Entries taken from a collection -
• • • • • • •

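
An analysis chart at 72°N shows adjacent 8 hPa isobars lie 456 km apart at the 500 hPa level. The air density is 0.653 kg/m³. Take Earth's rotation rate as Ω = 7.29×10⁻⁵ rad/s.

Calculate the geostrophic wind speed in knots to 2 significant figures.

38 knots

Coriolis parameter at 72°N:
f = 2Ω sin φ = 2 × 7.29×10⁻⁵ × sin 72° = 1.39×10⁻⁴ s⁻¹
Pressure gradient: |∂P/∂n| = 800 Pa / 456000 m = 1.75×10⁻³ Pa/m
Geostrophic balance (pressure-gradient force = Coriolis force):
V_g = (1/(fρ)) |∂P/∂n| = 1.75×10⁻³ / (1.39×10⁻⁴ × 0.653) = 19.4 m/s
Converting: 19.4 m/s × 1.944 = 38 knots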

• • • • • • •

Problem details - All entries are to be printed once more, exactly as given.

Finished exercise -
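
An analysis chart at 72°N shows adjacent 8 hPa isobars lie 456 km apart at the 500 hPa level. The air density is 0.653 kg/m³. Take Earth's rotation rate as Ω = 7.29×10⁻⁵ rad/s.

Calculate the geostrophic wind speed in knots to 2 significant figures.

38 knots

Coriolis parameter at 72°N:
f = 2Ω sin φ = 2 × 7.29×10⁻⁵ × sin 72° = 1.39×10⁻⁴ s⁻¹
Pressure gradient: |∂P/∂n| = 800 Pa / 456000 m = 1.75×10⁻³ Pa/m
Geostrophic balance (pressure-gradient force = Coriolis force):
V_g = (1/(fρ)) |∂P/∂n| = 1.75×10⁻³ / (1.39×10⁻⁴ × 0.653) = 19.4 m/s
Converting: 19.4 m/s × 1.944 = 38 knots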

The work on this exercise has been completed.